## BRIEF
All of the entries are to be returned word for word.

## MATERIAL FOR THE TASK

=== Begin Enclosure ===

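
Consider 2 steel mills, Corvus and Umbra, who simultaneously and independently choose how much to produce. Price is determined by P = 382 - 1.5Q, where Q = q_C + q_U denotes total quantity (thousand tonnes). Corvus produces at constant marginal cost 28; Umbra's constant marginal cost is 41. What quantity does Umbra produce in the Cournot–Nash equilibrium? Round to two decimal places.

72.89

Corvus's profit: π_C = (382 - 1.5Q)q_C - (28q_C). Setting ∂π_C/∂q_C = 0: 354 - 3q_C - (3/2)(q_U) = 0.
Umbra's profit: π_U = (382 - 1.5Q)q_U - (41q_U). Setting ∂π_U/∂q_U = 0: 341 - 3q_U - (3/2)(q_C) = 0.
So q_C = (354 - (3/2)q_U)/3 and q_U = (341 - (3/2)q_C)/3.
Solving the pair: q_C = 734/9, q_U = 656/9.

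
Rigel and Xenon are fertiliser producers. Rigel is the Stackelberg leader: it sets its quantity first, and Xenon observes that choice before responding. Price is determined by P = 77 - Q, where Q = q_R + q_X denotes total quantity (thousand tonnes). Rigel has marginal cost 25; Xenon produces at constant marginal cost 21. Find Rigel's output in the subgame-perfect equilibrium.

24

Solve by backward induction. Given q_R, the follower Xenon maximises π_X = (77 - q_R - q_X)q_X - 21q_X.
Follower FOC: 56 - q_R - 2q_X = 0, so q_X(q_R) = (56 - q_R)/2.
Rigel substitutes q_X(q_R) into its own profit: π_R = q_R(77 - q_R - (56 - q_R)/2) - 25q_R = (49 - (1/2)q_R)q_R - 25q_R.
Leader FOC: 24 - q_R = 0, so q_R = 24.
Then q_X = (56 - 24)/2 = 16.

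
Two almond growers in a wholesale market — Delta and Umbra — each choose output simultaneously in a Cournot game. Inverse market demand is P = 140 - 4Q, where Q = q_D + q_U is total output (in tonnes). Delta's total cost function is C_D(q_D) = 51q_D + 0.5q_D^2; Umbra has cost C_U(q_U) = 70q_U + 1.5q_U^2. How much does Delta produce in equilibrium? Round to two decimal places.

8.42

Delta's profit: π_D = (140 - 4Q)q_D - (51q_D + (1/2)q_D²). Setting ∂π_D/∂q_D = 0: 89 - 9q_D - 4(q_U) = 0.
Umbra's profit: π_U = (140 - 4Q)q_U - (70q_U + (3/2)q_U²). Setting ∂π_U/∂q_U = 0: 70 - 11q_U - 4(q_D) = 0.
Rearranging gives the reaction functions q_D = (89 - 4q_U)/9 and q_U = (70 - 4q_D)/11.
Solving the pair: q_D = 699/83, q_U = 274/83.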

=== End Enclosure ===

## TASK OUTPUT
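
Consider 2 steel mills, Corvus and Umbra, who simultaneously and independently choose how much to produce. Price is determined by P = 382 - 1.5Q, where Q = q_C + q_U denotes total quantity (thousand tonnes). Corvus produces at constant marginal cost 28; Umbra's constant marginal cost is 41. What quantity does Umbra produce in the Cournot–Nash equilibrium? Round to two decimal places.

72.89

Corvus's profit: π_C = (382 - 1.5Q)q_C - (28q_C). Setting ∂π_C/∂q_C = 0: 354 - 3q_C - (3/2)(q_U) = 0.
Umbra's profit: π_U = (382 - 1.5Q)q_U - (41q_U). Setting ∂π_U/∂q_U = 0: 341 - 3q_U - (3/2)(q_C) = 0.
So q_C = (354 - (3/2)q_U)/3 and q_U = (341 - (3/2)q_C)/3.
Solving the pair: q_C = 734/9, q_U = 656/9.

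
Rigel and Xenon are fertiliser producers. Rigel is the Stackelberg leader: it sets its quantity first, and Xenon observes that choice before responding. Price is determined by P = 77 - Q, where Q = q_R + q_X denotes total quantity (thousand tonnes). Rigel has marginal cost 25; Xenon produces at constant marginal cost 21. Find Rigel's output in the subgame-perfect equilibrium.

24

Solve by backward induction. Given q_R, the follower Xenon maximises π_X = (77 - q_R - q_X)q_X - 21q_X.
Follower FOC: 56 - q_R - 2q_X = 0, so q_X(q_R) = (56 - q_R)/2.
Rigel substitutes q_X(q_R) into its own profit: π_R = q_R(77 - q_R - (56 - q_R)/2) - 25q_R = (49 - (1/2)q_R)q_R - 25q_R.
Leader FOC: 24 - q_R = 0, so q_R = 24.
Then q_X = (56 - 24)/2 = 16.

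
Two almond growers in a wholesale market — Delta and Umbra — each choose output simultaneously in a Cournot game. Inverse market demand is P = 140 - 4Q, where Q = q_D + q_U is total output (in tonnes). Delta's total cost function is C_D(q_D) = 51q_D + 0.5q_D^2; Umbra has cost C_U(q_U) = 70q_U + 1.5q_U^2. How much does Delta produce in equilibrium? Round to two decimal places.

8.42

Delta's profit: π_D = (140 - 4Q)q_D - (51q_D + (1/2)q_D²). Setting ∂π_D/∂q_D = 0: 89 - 9q_D - 4(q_U) = 0.
Umbra's profit: π_U = (140 - 4Q)q_U - (70q_U + (3/2)q_U²). Setting ∂π_U/∂q_U = 0: 70 - 11q_U - 4(q_D) = 0.
Rearranging gives the reaction functions q_D = (89 - 4q_U)/9 and q_U = (70 - 4q_D)/11.
Solving the pair: q_D = 699/83, q_U = 274/83.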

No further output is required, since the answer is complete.